(Beginning of DATA RECORDS)

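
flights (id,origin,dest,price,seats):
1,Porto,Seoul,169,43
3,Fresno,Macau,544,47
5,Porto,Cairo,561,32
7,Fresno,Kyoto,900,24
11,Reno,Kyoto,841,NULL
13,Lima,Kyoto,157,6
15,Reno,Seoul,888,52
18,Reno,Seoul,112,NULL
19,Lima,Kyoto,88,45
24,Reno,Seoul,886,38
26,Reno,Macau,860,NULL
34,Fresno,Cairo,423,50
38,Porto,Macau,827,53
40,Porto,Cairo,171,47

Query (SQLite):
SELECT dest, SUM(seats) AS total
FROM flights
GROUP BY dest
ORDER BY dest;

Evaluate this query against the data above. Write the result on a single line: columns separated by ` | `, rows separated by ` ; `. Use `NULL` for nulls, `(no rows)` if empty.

Partition flights by dest; compute SUM(seats) within each group.
  Cairo: ids {5, 34, 40} → SUM(seats)=129
  Kyoto: ids {7, 11, 13, 19} → SUM(seats)=75
  Macau: ids {3, 26, 38} → SUM(seats)=100
  Seoul: ids {1, 15, 18, 24} → SUM(seats)=133

Cairo | 129 ; Kyoto | 75 ; Macau | 100 ; Seoul | 133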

(End of DATA RECORDS)

Take the records above and return them exactly as written.

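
flights (id,origin,dest,price,seats):
1,Porto,Seoul,169,43
3,Fresno,Macau,544,47
5,Porto,Cairo,561,32
7,Fresno,Kyoto,900,24
11,Reno,Kyoto,841,NULL
13,Lima,Kyoto,157,6
15,Reno,Seoul,888,52
18,Reno,Seoul,112,NULL
19,Lima,Kyoto,88,45
24,Reno,Seoul,886,38
26,Reno,Macau,860,NULL
34,Fresno,Cairo,423,50
38,Porto,Macau,827,53
40,Porto,Cairo,171,47

Query (SQLite):
SELECT dest, SUM(seats) AS total
FROM flights
GROUP BY dest
ORDER BY dest;

Evaluate this query against the data above. Write the result on a single line: columns separated by ` | `, rows separated by ` ; `. Use `NULL` for nulls, `(no rows)` if empty.

Partition flights by dest; compute SUM(seats) within each group.
  Cairo: ids {5, 34, 40} → SUM(seats)=129
  Kyoto: ids {7, 11, 13, 19} → SUM(seats)=75
  Macau: ids {3, 26, 38} → SUM(seats)=100
  Seoul: ids {1, 15, 18, 24} → SUM(seats)=133

Cairo | 129 ; Kyoto | 75 ; Macau | 100 ; Seoul | 133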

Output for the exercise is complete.